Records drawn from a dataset
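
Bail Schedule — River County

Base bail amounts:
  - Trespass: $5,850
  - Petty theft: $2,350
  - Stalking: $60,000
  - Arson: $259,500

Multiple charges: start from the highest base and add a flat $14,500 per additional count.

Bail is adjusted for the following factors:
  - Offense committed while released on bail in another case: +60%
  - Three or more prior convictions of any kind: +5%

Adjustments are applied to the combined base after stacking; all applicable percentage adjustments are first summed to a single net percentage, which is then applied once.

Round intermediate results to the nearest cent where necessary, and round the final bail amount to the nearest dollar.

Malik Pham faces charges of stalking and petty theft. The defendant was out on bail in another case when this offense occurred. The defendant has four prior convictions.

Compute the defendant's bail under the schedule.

Base amounts from the schedule: stalking $60,000; petty theft $2,350.
Stacking rule: highest base plus $14,500 per additional charge. Highest is stalking at $60,000; 1 additional charge → +$14,500. Combined base = $74,500.
Net percentage adjustment: +60% +5% = +65%. $74,500 × 1.65 = $122,925.

$122,925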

### WHAT THE TASK REQUIRES
Restate every entry word for word.

### WRITTEN RESPONSE
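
Bail Schedule — River County

Base bail amounts:
  - Trespass: $5,850
  - Petty theft: $2,350
  - Stalking: $60,000
  - Arson: $259,500

Multiple charges: start from the highest base and add a flat $14,500 per additional count.

Bail is adjusted for the following factors:
  - Offense committed while released on bail in another case: +60%
  - Three or more prior convictions of any kind: +5%

Adjustments are applied to the combined base after stacking; all applicable percentage adjustments are first summed to a single net percentage, which is then applied once.

Round intermediate results to the nearest cent where necessary, and round the final bail amount to the nearest dollar.

Malik Pham faces charges of stalking and petty theft. The defendant was out on bail in another case when this offense occurred. The defendant has four prior convictions.

Compute the defendant's bail under the schedule.

Base amounts from the schedule: stalking $60,000; petty theft $2,350.
Stacking rule: highest base plus $14,500 per additional charge. Highest is stalking at $60,000; 1 additional charge → +$14,500. Combined base = $74,500.
Net percentage adjustment: +60% +5% = +65%. $74,500 × 1.65 = $122,925.

$122,925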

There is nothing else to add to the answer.